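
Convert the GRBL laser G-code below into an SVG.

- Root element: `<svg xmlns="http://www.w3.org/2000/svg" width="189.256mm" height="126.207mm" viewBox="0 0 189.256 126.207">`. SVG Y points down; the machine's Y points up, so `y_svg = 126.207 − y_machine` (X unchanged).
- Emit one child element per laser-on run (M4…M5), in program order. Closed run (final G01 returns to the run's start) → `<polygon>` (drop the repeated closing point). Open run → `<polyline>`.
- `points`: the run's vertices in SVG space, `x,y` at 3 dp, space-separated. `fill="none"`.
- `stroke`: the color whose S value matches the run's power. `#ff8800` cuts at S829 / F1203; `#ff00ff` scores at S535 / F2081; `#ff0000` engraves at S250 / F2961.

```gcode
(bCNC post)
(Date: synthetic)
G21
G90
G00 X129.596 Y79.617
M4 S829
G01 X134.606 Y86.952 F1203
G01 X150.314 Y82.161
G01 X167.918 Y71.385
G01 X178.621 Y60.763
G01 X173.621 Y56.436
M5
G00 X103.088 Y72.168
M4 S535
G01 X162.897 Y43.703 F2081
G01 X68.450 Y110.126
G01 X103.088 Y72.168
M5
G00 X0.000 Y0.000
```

Machine Y-up, SVG Y-down with viewBox height 126.207, so y_svg = 126.207 − y_machine; X carries over.

Run 1: S829 ⇒ cut layer `#ff8800`. The run is open, so emit a `<polyline>` with points (Y-flipped): 129.596,46.590 134.606,39.255 150.314,44.046 167.918,54.822 178.621,65.444 173.621,69.771.

Run 2: the run's S535 means `#ff00ff` (score). The run returns to its start, so emit a `<polygon>` with points (Y-flipped): 103.088,54.039 162.897,82.504 68.450,16.081.

<svg xmlns="http://www.w3.org/2000/svg" width="189.256mm" height="126.207mm" viewBox="0 0 189.256 126.207">
  <polyline points="129.596,46.590 134.606,39.255 150.314,44.046 167.918,54.822 178.621,65.444 173.621,69.771" fill="none" stroke="#ff8800"/>
  <polygon points="103.088,54.039 162.897,82.504 68.450,16.081" fill="none" stroke="#ff00ff"/>
</svg>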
++++++++++++++++++++
• [Exercise description]
Each line of the listing is to be repeated without alteration.

• [Response]
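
Convert the GRBL laser G-code below into an SVG.

- Root element: `<svg xmlns="http://www.w3.org/2000/svg" width="189.256mm" height="126.207mm" viewBox="0 0 189.256 126.207">`. SVG Y points down; the machine's Y points up, so `y_svg = 126.207 − y_machine` (X unchanged).
- Emit one child element per laser-on run (M4…M5), in program order. Closed run (final G01 returns to the run's start) → `<polygon>` (drop the repeated closing point). Open run → `<polyline>`.
- `points`: the run's vertices in SVG space, `x,y` at 3 dp, space-separated. `fill="none"`.
- `stroke`: the color whose S value matches the run's power. `#ff8800` cuts at S829 / F1203; `#ff00ff` scores at S535 / F2081; `#ff0000` engraves at S250 / F2961.

```gcode
(bCNC post)
(Date: synthetic)
G21
G90
G00 X129.596 Y79.617
M4 S829
G01 X134.606 Y86.952 F1203
G01 X150.314 Y82.161
G01 X167.918 Y71.385
G01 X178.621 Y60.763
G01 X173.621 Y56.436
M5
G00 X103.088 Y72.168
M4 S535
G01 X162.897 Y43.703 F2081
G01 X68.450 Y110.126
G01 X103.088 Y72.168
M5
G00 X0.000 Y0.000
```

Machine Y-up, SVG Y-down with viewBox height 126.207, so y_svg = 126.207 − y_machine; X carries over.

Run 1: S829 ⇒ cut layer `#ff8800`. The run is open, so emit a `<polyline>` with points (Y-flipped): 129.596,46.590 134.606,39.255 150.314,44.046 167.918,54.822 178.621,65.444 173.621,69.771.

Run 2: the run's S535 means `#ff00ff` (score). The run returns to its start, so emit a `<polygon>` with points (Y-flipped): 103.088,54.039 162.897,82.504 68.450,16.081.

<svg xmlns="http://www.w3.org/2000/svg" width="189.256mm" height="126.207mm" viewBox="0 0 189.256 126.207">
  <polyline points="129.596,46.590 134.606,39.255 150.314,44.046 167.918,54.822 178.621,65.444 173.621,69.771" fill="none" stroke="#ff8800"/>
  <polygon points="103.088,54.039 162.897,82.504 68.450,16.081" fill="none" stroke="#ff00ff"/>
</svg>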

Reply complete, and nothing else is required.